'''

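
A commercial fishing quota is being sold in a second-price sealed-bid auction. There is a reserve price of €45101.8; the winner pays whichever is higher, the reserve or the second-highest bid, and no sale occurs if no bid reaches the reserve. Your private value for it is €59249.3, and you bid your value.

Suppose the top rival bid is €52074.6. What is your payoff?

Your bid €59249.3 is the highest and exceeds the reserve.
Price = max(second-highest bid, reserve) = max(€52074.6, €45101.8) = €52074.6.
Payoff = €59249.3 − €52074.6 = €7174.7.

€7174.7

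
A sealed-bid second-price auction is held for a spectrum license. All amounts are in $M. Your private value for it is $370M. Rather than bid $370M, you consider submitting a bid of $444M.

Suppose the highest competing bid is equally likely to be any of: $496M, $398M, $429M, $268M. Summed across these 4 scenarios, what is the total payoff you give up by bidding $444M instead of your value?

$87M

The deviation costs you only when the competing bid falls strictly between $370M and $444M; elsewhere both bids give the same outcome.
$496M: outcomes coincide → loss $0M.
$398M: truthful payoff $0M, deviation payoff −$28M → loss $28M.
$429M: truthful payoff $0M, deviation payoff −$59M → loss $59M.
$268M: outcomes coincide → loss $0M.
Total loss = $28M + $59M = $87M.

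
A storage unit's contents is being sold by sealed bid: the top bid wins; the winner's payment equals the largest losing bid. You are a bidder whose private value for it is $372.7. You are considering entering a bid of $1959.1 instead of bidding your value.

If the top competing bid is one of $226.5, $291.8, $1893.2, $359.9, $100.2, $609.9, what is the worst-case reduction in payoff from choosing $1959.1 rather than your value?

$1520.5

$226.5: same outcome either way → loss $0.
$291.8: same outcome either way → loss $0.
$1893.2: truthful gives $0, deviation gives −$1520.5 → loss $1520.5.
$359.9: same outcome either way → loss $0.
$100.2: same outcome either way → loss $0.
$609.9: truthful gives $0, deviation gives −$237.2 → loss $237.2.
Maximum loss: $1520.5.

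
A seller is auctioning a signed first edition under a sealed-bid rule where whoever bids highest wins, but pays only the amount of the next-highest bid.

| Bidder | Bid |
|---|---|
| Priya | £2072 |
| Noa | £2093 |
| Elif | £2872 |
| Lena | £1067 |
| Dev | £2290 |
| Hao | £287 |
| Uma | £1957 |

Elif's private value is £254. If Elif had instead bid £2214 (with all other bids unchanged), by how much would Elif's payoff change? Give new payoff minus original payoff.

The highest bid among the other bidders is £2290; Elif's bid doesn't change that.
Original bid £2872: Elif is highest, pays the top rival bid £2290; payoff £254 − £2290 = −£2036.
Alternative bid £2214: Elif is not highest (top rival bid is £2290); payoff £0.
Change in payoff = £0 − (−£2036) = £2036.

£2036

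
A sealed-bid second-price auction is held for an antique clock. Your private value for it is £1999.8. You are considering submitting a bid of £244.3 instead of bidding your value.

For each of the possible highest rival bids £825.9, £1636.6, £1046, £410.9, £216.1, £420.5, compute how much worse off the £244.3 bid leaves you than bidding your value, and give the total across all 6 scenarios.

The deviation costs you only when the competing bid falls strictly between £244.3 and £1999.8; elsewhere both bids give the same outcome.
£825.9: truthful payoff £1173.9, deviation payoff £0 → loss £1173.9.
£1636.6: truthful payoff £363.2, deviation payoff £0 → loss £363.2.
£1046: truthful payoff £953.8, deviation payoff £0 → loss £953.8.
£410.9: truthful payoff £1588.9, deviation payoff £0 → loss £1588.9.
£216.1: outcomes coincide → loss £0.
£420.5: truthful payoff £1579.3, deviation payoff £0 → loss £1579.3.
Total loss = £1173.9 + £363.2 + £953.8 + £1588.9 + £1579.3 = £5659.1.

£5659.1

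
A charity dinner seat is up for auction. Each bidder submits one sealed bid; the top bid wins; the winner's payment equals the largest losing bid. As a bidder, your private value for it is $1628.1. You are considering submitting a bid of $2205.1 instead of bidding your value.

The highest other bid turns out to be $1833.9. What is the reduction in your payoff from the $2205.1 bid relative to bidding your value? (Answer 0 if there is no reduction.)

Bidding your value $1628.1: you lose (since $1628.1 < $1833.9). Payoff $0.
Bidding $2205.1: you win and pay $1833.9. Payoff $1628.1 − $1833.9 = −$205.8.
The competing bid $1833.9 lies between your value and your inflated bid, so overbidding wins an item priced above your value.
Loss from deviating = $0 − (−$205.8) = $205.8.
Truthful bidding weakly dominates here: raising your bid can only win items priced above your value, and lowering it can only forfeit items priced below.

$205.8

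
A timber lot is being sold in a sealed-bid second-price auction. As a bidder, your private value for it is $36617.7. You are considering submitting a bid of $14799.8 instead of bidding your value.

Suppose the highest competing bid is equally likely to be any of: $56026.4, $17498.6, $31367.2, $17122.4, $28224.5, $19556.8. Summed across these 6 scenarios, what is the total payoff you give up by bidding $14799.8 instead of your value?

The deviation costs you only when the competing bid falls strictly between $14799.8 and $36617.7; elsewhere both bids give the same outcome.
$56026.4: outcomes coincide → loss $0.
$17498.6: truthful payoff $19119.1, deviation payoff $0 → loss $19119.1.
$31367.2: truthful payoff $5250.5, deviation payoff $0 → loss $5250.5.
$17122.4: truthful payoff $19495.3, deviation payoff $0 → loss $19495.3.
$28224.5: truthful payoff $8393.2, deviation payoff $0 → loss $8393.2.
$19556.8: truthful payoff $17060.9, deviation payoff $0 → loss $17060.9.
Total loss = $19119.1 + $5250.5 + $19495.3 + $8393.2 + $17060.9 = $69319.
Because the price is fixed by the runner-up's bid, deviating from your value can only change a good outcome into a bad one — never the reverse.

$69319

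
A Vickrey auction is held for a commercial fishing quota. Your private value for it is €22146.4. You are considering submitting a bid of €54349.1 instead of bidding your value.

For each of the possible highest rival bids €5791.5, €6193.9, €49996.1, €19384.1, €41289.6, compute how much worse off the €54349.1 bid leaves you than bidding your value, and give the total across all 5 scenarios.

€46992.9

The deviation costs you only when the competing bid falls strictly between €22146.4 and €54349.1; elsewhere both bids give the same outcome.
€5791.5: outcomes coincide → loss €0.
€6193.9: outcomes coincide → loss €0.
€49996.1: truthful payoff €0, deviation payoff −€27849.7 → loss €27849.7.
€19384.1: outcomes coincide → loss €0.
€41289.6: truthful payoff €0, deviation payoff −€19143.2 → loss €19143.2.
Total loss = €27849.7 + €19143.2 = €46992.9.
Because the price is fixed by the runner-up's bid, deviating from your value can only change a good outcome into a bad one — never the reverse.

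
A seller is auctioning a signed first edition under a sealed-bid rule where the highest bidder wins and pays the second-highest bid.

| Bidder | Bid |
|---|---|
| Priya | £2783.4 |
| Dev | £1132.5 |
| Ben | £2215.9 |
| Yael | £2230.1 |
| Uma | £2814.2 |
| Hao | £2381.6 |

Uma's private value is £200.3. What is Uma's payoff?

−£2583.1

Highest bid: Uma at £2814.2, so Uma wins.
Second-highest bid: Priya at £2783.4 — that is the price the winner pays.
Uma's payoff = value − price = £200.3 − £2783.4 = −£2583.1.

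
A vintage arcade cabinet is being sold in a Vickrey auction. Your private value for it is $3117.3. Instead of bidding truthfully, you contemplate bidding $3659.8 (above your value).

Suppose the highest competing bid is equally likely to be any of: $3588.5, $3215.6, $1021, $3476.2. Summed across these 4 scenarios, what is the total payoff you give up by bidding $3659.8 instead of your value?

$928.4

The deviation costs you only when the competing bid falls strictly between $3117.3 and $3659.8; elsewhere both bids give the same outcome.
$3588.5: truthful payoff $0, deviation payoff −$471.2 → loss $471.2.
$3215.6: truthful payoff $0, deviation payoff −$98.3 → loss $98.3.
$1021: outcomes coincide → loss $0.
$3476.2: truthful payoff $0, deviation payoff −$358.9 → loss $358.9.
Total loss = $471.2 + $98.3 + $358.9 = $928.4.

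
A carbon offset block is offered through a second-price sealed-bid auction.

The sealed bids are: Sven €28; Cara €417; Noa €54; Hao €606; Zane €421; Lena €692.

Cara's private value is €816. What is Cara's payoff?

€0

Highest bid: Lena at €692, so Lena wins.
Second-highest bid: Hao at €606 — that is the price the winner pays.
Cara did not win, so Cara pays nothing and receives nothing: payoff €0.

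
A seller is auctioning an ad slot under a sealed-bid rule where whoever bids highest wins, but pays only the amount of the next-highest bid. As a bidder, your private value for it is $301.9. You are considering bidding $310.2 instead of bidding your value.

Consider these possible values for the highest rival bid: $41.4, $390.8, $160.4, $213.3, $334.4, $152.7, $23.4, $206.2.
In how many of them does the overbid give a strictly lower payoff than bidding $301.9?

The deviation hurts exactly when the highest competing bid lies strictly between $301.9 and $310.2 — overbidding then wins at a price above your value.
$41.4: below both → same outcome either way.
$390.8: above both → same outcome either way.
$160.4: below both → same outcome either way.
$213.3: below both → same outcome either way.
$334.4: above both → same outcome either way.
$152.7: below both → same outcome either way.
$23.4: below both → same outcome either way.
$206.2: below both → same outcome either way.
Count: 0.

0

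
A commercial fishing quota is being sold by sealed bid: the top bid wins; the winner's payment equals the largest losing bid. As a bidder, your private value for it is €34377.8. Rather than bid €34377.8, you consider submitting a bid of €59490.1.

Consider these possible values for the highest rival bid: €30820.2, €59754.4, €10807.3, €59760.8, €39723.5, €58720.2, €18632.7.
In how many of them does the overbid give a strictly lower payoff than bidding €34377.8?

The deviation hurts exactly when the highest competing bid lies strictly between €34377.8 and €59490.1 — overbidding then wins at a price above your value.
€30820.2: below both → same outcome either way.
€59754.4: above both → same outcome either way.
€10807.3: below both → same outcome either way.
€59760.8: above both → same outcome either way.
€39723.5: inside the interval → strictly worse (loss €5345.7).
€58720.2: inside the interval → strictly worse (loss €24342.4).
€18632.7: below both → same outcome either way.
Count: 2.

2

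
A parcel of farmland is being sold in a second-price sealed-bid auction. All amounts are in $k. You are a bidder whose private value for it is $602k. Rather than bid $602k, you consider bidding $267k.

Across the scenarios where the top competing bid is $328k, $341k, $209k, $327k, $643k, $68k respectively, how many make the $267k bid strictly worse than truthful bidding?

3

The deviation hurts exactly when the highest competing bid lies strictly between $267k and $602k — underbidding then forfeits a profitable win.
$328k: inside the interval → strictly worse (loss $274k).
$341k: inside the interval → strictly worse (loss $261k).
$209k: below both → same outcome either way.
$327k: inside the interval → strictly worse (loss $275k).
$643k: above both → same outcome either way.
$68k: below both → same outcome either way.
Count: 3.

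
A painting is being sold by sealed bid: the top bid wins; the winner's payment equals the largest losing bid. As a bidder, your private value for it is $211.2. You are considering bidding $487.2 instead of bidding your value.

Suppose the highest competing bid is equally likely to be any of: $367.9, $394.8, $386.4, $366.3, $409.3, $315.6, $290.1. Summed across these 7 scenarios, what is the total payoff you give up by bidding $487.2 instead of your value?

The deviation costs you only when the competing bid falls strictly between $211.2 and $487.2; elsewhere both bids give the same outcome.
$367.9: truthful payoff $0, deviation payoff −$156.7 → loss $156.7.
$394.8: truthful payoff $0, deviation payoff −$183.6 → loss $183.6.
$386.4: truthful payoff $0, deviation payoff −$175.2 → loss $175.2.
$366.3: truthful payoff $0, deviation payoff −$155.1 → loss $155.1.
$409.3: truthful payoff $0, deviation payoff −$198.1 → loss $198.1.
$315.6: truthful payoff $0, deviation payoff −$104.4 → loss $104.4.
$290.1: truthful payoff $0, deviation payoff −$78.9 → loss $78.9.
Total loss = $156.7 + $183.6 + $175.2 + $155.1 + $198.1 + $104.4 + $78.9 = $1052.
In a second-price auction your bid sets only whether you win, not what you pay, so bidding your true value is weakly dominant.

$1052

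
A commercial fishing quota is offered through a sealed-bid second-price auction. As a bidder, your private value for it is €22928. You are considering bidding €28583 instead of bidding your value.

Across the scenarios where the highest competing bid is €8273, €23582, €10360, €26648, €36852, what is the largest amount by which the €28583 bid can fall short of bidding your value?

€8273: same outcome either way → loss €0.
€23582: truthful gives €0, deviation gives −€654 → loss €654.
€10360: same outcome either way → loss €0.
€26648: truthful gives €0, deviation gives −€3720 → loss €3720.
€36852: same outcome either way → loss €0.
Maximum loss: €3720.

€3720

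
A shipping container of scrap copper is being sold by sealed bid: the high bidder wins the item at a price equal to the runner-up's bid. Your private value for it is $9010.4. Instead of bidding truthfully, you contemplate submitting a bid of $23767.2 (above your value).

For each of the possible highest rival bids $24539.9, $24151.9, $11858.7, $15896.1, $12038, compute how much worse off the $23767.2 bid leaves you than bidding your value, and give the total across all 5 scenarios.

$12761.6

The deviation costs you only when the competing bid falls strictly between $9010.4 and $23767.2; elsewhere both bids give the same outcome.
$24539.9: outcomes coincide → loss $0.
$24151.9: outcomes coincide → loss $0.
$11858.7: truthful payoff $0, deviation payoff −$2848.3 → loss $2848.3.
$15896.1: truthful payoff $0, deviation payoff −$6885.7 → loss $6885.7.
$12038: truthful payoff $0, deviation payoff −$3027.6 → loss $3027.6.
Total loss = $2848.3 + $6885.7 + $3027.6 = $12761.6.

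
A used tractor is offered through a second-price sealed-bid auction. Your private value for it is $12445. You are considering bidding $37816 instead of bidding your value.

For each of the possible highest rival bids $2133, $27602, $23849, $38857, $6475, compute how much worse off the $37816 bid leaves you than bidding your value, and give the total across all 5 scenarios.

$26561

The deviation costs you only when the competing bid falls strictly between $12445 and $37816; elsewhere both bids give the same outcome.
$2133: outcomes coincide → loss $0.
$27602: truthful payoff $0, deviation payoff −$15157 → loss $15157.
$23849: truthful payoff $0, deviation payoff −$11404 → loss $11404.
$38857: outcomes coincide → loss $0.
$6475: outcomes coincide → loss $0.
Total loss = $15157 + $11404 = $26561.
Because the price is fixed by the runner-up's bid, deviating from your value can only change a good outcome into a bad one — never the reverse.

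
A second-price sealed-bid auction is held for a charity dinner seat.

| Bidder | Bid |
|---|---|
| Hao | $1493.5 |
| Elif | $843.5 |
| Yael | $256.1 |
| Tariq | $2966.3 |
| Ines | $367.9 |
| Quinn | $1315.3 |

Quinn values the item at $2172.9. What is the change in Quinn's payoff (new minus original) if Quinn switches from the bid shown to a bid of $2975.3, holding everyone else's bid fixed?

The highest bid among the other bidders is $2966.3; Quinn's bid doesn't change that.
Original bid $1315.3: Quinn is not highest (top rival bid is $2966.3); payoff $0.
Alternative bid $2975.3: Quinn is highest, pays the top rival bid $2966.3; payoff $2172.9 − $2966.3 = −$793.4.
Change in payoff = −$793.4 − ($0) = −$793.4.

−$793.4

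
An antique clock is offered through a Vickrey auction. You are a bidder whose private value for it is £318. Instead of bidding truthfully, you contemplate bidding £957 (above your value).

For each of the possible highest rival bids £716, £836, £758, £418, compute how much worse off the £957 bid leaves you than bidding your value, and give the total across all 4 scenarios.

£1456

The deviation costs you only when the competing bid falls strictly between £318 and £957; elsewhere both bids give the same outcome.
£716: truthful payoff £0, deviation payoff −£398 → loss £398.
£836: truthful payoff £0, deviation payoff −£518 → loss £518.
£758: truthful payoff £0, deviation payoff −£440 → loss £440.
£418: truthful payoff £0, deviation payoff −£100 → loss £100.
Total loss = £398 + £518 + £440 + £100 = £1456.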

'''

# WHAT IS REQUIRED
Whenever a line of the material above contains the string "next", copy that line out.

# EXERCISE RESPONSE
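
A seller is auctioning a signed first edition under a sealed-bid rule where whoever bids highest wins, but pays only the amount of the next-highest bid.
A seller is auctioning an ad slot under a sealed-bid rule where whoever bids highest wins, but pays only the amount of the next-highest bid. As a bidder, your private value for it is $301.9. You are considering bidding $310.2 instead of bidding your value.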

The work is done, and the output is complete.